### ASSIGNED TASK
Your answer should consist only of the lines from the line containing "and level backfill?" through the last line below, each repeated exactly.

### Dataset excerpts
BEGIN
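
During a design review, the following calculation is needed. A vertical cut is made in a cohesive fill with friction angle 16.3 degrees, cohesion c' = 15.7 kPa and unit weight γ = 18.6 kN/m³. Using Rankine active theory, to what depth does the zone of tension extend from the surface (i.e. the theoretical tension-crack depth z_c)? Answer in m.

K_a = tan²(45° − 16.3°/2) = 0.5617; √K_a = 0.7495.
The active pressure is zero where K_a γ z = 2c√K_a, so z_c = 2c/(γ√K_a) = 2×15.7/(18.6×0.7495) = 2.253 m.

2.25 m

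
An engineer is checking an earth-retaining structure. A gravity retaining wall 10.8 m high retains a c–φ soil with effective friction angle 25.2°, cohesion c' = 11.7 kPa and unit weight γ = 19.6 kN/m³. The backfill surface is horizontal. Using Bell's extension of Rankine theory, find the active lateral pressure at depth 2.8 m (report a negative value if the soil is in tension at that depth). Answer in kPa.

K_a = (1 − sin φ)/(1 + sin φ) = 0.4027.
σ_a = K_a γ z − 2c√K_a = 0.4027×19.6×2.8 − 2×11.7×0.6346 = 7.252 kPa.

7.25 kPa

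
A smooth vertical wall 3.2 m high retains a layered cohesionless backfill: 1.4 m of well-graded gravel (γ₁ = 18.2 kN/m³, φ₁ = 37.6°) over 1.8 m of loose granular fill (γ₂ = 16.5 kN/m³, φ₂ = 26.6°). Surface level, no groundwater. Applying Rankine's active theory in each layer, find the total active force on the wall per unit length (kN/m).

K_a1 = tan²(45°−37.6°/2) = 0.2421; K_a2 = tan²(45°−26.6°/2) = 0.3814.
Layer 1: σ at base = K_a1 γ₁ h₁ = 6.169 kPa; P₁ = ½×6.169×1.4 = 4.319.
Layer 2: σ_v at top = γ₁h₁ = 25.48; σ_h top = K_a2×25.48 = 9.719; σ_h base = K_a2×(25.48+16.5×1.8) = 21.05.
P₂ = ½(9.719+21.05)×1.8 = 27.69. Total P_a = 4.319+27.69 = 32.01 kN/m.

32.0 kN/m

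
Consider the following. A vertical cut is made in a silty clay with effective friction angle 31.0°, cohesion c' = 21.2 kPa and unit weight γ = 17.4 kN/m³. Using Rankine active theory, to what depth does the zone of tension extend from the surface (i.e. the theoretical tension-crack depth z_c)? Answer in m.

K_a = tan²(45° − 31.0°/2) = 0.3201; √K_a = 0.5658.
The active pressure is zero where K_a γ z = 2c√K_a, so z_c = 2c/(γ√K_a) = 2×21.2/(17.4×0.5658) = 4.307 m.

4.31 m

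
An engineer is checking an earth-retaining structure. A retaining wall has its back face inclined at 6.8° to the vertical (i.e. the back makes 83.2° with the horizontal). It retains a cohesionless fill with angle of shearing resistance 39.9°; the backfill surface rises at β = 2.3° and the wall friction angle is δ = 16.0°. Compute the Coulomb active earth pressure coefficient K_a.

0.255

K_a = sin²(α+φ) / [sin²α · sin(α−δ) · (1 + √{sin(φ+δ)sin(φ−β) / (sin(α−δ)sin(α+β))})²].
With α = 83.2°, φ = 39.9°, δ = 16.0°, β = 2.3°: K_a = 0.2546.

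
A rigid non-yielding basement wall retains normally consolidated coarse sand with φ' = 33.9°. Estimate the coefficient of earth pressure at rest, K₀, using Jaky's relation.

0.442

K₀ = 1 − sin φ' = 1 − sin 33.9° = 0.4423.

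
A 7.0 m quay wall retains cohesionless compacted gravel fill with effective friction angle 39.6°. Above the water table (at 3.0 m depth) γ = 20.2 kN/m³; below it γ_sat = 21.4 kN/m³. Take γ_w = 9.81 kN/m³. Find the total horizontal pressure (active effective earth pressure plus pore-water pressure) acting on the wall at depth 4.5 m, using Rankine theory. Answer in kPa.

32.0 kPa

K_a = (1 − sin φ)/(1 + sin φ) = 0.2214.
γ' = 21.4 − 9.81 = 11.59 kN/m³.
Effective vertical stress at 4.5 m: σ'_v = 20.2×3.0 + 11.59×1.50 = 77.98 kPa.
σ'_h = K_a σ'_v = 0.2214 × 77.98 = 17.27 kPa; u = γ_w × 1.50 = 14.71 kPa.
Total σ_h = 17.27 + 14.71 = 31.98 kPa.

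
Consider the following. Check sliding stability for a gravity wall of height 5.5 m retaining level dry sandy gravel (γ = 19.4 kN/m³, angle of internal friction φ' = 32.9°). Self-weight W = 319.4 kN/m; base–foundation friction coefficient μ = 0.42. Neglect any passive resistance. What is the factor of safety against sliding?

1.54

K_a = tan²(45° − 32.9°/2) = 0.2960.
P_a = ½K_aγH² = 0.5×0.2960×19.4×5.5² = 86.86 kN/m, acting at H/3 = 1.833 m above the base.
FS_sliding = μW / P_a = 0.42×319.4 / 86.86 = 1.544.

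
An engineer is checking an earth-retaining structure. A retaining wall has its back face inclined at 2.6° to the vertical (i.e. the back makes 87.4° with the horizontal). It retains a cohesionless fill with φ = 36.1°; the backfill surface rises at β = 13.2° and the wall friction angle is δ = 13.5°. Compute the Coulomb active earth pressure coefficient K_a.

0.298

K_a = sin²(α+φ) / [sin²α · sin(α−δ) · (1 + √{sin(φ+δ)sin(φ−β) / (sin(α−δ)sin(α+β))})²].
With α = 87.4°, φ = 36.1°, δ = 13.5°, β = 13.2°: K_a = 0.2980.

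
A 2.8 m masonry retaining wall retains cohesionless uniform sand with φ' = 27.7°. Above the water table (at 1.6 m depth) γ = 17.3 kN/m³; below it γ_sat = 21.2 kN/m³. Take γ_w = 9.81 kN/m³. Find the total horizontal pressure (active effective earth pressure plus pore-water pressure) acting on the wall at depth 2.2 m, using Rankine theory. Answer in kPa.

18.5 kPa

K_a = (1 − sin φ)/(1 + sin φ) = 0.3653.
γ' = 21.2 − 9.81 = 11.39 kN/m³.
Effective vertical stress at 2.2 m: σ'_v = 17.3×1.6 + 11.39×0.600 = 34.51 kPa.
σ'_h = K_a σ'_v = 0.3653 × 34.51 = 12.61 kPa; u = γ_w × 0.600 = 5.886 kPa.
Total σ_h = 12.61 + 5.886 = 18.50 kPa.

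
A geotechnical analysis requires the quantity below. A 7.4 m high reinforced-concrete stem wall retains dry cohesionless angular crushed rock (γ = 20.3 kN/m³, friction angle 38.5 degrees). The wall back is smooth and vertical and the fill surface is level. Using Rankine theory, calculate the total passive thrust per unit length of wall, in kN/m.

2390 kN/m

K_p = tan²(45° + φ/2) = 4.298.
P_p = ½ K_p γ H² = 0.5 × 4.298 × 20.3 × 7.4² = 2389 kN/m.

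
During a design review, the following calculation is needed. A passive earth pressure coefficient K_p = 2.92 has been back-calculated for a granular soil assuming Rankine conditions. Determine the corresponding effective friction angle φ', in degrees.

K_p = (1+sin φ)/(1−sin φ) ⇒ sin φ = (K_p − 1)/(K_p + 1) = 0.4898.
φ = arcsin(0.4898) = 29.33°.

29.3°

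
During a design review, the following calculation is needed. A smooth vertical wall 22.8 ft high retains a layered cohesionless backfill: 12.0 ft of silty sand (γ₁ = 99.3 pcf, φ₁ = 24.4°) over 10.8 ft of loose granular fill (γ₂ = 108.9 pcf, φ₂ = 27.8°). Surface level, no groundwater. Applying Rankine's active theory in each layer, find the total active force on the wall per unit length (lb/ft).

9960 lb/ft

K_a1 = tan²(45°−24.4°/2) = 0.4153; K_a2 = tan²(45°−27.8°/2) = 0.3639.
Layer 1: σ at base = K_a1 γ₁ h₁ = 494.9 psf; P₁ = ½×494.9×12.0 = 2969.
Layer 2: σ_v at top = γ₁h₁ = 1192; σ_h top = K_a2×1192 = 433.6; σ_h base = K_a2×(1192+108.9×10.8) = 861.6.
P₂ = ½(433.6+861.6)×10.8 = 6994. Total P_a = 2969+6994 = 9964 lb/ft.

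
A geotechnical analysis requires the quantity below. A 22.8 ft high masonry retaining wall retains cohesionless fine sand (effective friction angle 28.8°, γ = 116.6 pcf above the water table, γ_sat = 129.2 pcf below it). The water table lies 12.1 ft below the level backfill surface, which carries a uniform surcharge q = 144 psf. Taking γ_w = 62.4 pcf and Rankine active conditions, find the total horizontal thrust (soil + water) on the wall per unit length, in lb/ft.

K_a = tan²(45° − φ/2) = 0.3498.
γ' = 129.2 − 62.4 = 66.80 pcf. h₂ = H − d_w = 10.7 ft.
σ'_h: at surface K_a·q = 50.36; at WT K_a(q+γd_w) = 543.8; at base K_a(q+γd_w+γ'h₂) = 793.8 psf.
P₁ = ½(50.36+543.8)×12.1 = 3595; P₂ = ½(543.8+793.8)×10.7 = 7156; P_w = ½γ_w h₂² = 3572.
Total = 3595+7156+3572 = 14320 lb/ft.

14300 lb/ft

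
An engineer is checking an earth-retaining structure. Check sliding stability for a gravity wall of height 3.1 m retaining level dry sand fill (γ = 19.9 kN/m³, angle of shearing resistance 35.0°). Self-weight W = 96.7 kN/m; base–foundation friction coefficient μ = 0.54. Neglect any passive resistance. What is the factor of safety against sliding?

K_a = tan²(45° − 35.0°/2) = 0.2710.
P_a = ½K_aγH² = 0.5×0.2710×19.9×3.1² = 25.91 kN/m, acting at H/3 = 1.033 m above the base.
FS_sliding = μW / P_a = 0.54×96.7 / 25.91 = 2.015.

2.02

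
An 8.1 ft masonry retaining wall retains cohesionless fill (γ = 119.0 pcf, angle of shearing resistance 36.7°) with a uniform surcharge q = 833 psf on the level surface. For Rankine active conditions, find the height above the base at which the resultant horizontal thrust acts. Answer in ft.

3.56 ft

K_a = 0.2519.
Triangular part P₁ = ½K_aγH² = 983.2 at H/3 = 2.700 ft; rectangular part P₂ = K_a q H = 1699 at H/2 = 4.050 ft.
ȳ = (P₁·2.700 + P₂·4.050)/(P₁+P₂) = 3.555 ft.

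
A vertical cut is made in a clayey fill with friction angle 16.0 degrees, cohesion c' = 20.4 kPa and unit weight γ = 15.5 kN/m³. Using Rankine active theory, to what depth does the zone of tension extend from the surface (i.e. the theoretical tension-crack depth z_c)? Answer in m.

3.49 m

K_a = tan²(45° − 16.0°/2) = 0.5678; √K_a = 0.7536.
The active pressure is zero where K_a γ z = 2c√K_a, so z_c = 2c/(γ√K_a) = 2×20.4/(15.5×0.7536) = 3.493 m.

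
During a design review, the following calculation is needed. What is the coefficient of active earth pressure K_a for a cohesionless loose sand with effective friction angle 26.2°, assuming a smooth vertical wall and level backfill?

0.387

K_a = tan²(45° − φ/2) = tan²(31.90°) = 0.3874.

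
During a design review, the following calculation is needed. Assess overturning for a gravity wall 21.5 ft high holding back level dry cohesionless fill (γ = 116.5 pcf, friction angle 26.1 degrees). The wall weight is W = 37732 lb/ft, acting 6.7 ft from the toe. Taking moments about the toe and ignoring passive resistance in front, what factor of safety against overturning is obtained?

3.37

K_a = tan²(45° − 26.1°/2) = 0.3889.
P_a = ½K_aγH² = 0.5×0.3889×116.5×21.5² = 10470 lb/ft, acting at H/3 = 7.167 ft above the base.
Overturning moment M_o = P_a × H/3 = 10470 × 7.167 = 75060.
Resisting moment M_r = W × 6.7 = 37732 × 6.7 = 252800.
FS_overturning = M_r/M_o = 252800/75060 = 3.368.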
END
### RESPONSE FOR THIS EXERCISE
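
During a design review, the following calculation is needed. What is the coefficient of active earth pressure K_a for a cohesionless loose sand with effective friction angle 26.2°, assuming a smooth vertical wall and level backfill?

0.387

K_a = tan²(45° − φ/2) = tan²(31.90°) = 0.3874.

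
During a design review, the following calculation is needed. Assess overturning for a gravity wall 21.5 ft high holding back level dry cohesionless fill (γ = 116.5 pcf, friction angle 26.1 degrees). The wall weight is W = 37732 lb/ft, acting 6.7 ft from the toe. Taking moments about the toe and ignoring passive resistance in front, what factor of safety against overturning is obtained?

3.37

K_a = tan²(45° − 26.1°/2) = 0.3889.
P_a = ½K_aγH² = 0.5×0.3889×116.5×21.5² = 10470 lb/ft, acting at H/3 = 7.167 ft above the base.
Overturning moment M_o = P_a × H/3 = 10470 × 7.167 = 75060.
Resisting moment M_r = W × 6.7 = 37732 × 6.7 = 252800.
FS_overturning = M_r/M_o = 252800/75060 = 3.368.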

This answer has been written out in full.